Give the number of lines in the records that include the word "peri", and nothing besides.

[Collected data entries]
= Beginning of Section =

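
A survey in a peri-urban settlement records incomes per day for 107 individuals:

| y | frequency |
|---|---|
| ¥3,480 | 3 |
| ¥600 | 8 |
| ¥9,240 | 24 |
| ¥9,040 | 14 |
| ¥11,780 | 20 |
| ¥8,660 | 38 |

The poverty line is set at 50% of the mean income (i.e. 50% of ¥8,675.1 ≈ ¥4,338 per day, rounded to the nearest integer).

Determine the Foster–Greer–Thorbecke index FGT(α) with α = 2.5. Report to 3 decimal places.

0.052

Below z: 8×¥600, 3×¥3,480 (q = 11 of N = 107).
Normalized shortfalls: (4338−600)/4338 = 0.8617 (×8); (4338−3480)/4338 = 0.1978 (×3).
Raised to α = 2.5: 0.68925 (×8); 0.01740 (×3).
Sum = 5.566163; FGT(2.5) = 5.566163 / 107 = 0.052.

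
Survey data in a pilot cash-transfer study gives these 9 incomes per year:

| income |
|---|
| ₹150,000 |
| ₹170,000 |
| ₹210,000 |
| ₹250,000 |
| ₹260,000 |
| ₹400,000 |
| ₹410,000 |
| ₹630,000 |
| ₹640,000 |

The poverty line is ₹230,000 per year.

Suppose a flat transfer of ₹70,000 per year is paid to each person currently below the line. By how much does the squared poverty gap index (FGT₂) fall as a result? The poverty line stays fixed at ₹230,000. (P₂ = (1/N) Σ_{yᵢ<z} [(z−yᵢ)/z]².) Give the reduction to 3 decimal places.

Before: below the line — ₹150,000, ₹170,000, ₹210,000; squared poverty gap index (FGT₂) = 0.02184.
After the ₹70,000 transfer: below the line — ₹220,000; squared poverty gap index (FGT₂) = 0.00021.
Reduction = 0.02184 − 0.00021 = 0.022.

0.022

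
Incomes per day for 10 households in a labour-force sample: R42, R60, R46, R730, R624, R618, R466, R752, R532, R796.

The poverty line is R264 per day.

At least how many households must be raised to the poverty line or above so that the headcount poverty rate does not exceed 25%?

Currently q = 3 of N = 10 are below the line (H = 0.300).
A headcount ratio of at most 25% allows at most ⌊0.25 × 10⌋ = 2 poor households.
So at least 3 − 2 = 1 must be lifted.

1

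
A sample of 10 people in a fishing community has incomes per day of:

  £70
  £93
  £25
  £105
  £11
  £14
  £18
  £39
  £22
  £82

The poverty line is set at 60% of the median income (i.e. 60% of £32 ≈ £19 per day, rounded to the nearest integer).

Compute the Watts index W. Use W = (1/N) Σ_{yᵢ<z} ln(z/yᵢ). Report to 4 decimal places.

0.0906

Incomes under z: £11, £14, £18 (q = 3 of N = 10).
ln(z/y) terms: ln(19/11) = 0.5465; ln(19/14) = 0.3054; ln(19/18) = 0.0541.
W = 0.905993 / 10 = 0.0906.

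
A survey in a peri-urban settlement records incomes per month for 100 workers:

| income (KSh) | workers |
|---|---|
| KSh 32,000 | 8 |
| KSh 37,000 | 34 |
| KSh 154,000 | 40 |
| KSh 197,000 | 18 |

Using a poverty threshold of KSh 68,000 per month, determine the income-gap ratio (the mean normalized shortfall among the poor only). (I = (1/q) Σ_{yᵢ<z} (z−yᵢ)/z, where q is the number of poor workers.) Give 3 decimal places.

0.470

Below the line: 8×KSh 32,000, 34×KSh 37,000 (q = 42 of N = 100).
Shortfall ratios (z−y)/z: 0.5294 (×8), 0.4559 (×34); sum = 19.735294.
The income-gap ratio divides by q (the poor only): 19.735294 / 42 = 0.470.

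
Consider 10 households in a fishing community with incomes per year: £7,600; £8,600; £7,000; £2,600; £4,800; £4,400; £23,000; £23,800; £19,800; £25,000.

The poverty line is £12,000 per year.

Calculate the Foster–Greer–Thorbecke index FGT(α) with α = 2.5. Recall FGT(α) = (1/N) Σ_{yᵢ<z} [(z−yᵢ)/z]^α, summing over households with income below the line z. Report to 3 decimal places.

0.138

Below the line: £2,600, £4,400, £4,800, £7,000, £7,600, £8,600 (q = 6 of N = 10).
Normalized shortfalls: (12000−2600)/12000 = 0.7833; (12000−4400)/12000 = 0.6333; (12000−4800)/12000 = 0.6000; (12000−7000)/12000 = 0.4167; (12000−7600)/12000 = 0.3667; (12000−8600)/12000 = 0.2833.
Raised to α = 2.5: 0.54308; 0.31921; 0.27885; 0.11207; 0.08141; 0.04273.
Sum = 1.377358; FGT(2.5) = 1.377358 / 10 = 0.138.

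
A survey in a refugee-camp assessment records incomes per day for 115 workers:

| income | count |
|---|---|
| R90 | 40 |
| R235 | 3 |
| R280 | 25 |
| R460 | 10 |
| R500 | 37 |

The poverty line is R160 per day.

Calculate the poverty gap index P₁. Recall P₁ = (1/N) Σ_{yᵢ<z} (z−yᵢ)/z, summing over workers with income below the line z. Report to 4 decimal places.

Poor units: 40×R90 (q = 40 of N = 115).
Relative gaps: (160−90)/160 = 0.4375 (×40).
Sum of shortfalls = 17.500000; P₁ averages over all N: 17.500000 / 115 = 0.1522.

0.1522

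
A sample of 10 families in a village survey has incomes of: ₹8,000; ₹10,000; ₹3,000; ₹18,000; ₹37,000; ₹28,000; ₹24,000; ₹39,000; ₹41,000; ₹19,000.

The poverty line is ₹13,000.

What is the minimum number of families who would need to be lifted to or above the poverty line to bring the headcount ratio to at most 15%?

2

3 of the 10 families are poor, so H = 3/10 = 0.300.
A headcount ratio of at most 15% allows at most ⌊0.15 × 10⌋ = 1 poor families.
So at least 3 − 1 = 2 must be lifted.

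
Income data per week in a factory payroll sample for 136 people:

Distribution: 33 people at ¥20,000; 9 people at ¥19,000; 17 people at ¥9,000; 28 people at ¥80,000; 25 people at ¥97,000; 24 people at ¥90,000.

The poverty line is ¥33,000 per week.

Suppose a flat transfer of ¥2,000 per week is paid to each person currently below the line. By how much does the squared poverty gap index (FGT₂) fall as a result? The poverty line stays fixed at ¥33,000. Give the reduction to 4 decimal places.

0.0244

Before: below the line — 17×¥9,000, 9×¥19,000, 33×¥20,000; squared poverty gap index (FGT₂) = 0.115682.
After the ¥2,000 transfer: below the line — 17×¥11,000, 9×¥21,000, 33×¥22,000; squared poverty gap index (FGT₂) = 0.091267.
Reduction = 0.115682 − 0.091267 = 0.0244.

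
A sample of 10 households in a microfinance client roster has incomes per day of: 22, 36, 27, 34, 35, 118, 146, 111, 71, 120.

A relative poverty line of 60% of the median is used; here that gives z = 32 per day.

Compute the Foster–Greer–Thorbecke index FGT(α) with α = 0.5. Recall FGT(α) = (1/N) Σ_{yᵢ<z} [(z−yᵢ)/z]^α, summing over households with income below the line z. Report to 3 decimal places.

0.095

Poor units: 22, 27 (q = 2 of N = 10).
Shortfall ratios: (32−22)/32 = 0.3125; (32−27)/32 = 0.1562.
Raised to α = 0.5: 0.55902; 0.39528.
Sum = 0.954302; FGT(0.5) = 0.954302 / 10 = 0.095.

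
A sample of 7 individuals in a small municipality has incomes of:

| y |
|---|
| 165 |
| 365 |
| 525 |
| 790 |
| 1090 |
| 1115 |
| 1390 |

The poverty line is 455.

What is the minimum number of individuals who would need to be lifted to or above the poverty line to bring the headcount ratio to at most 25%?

1

Currently q = 2 of N = 7 are below the line (H = 0.286).
A headcount ratio of at most 25% allows at most ⌊0.25 × 7⌋ = 1 poor individuals.
So at least 2 − 1 = 1 must be lifted.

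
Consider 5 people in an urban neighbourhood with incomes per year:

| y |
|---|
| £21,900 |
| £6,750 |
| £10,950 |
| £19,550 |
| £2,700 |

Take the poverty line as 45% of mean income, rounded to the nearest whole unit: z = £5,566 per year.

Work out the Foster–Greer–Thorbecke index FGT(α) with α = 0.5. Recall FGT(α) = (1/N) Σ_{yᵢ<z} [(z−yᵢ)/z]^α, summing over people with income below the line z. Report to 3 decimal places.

0.144

Below the line: £2,700 (q = 1 of N = 5).
Shortfall ratios: (5566−2700)/5566 = 0.5149.
Raised to α = 0.5: 0.71757.
Sum = 0.717574; FGT(0.5) = 0.717574 / 5 = 0.144.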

= End of Section =

SOLUTION: 2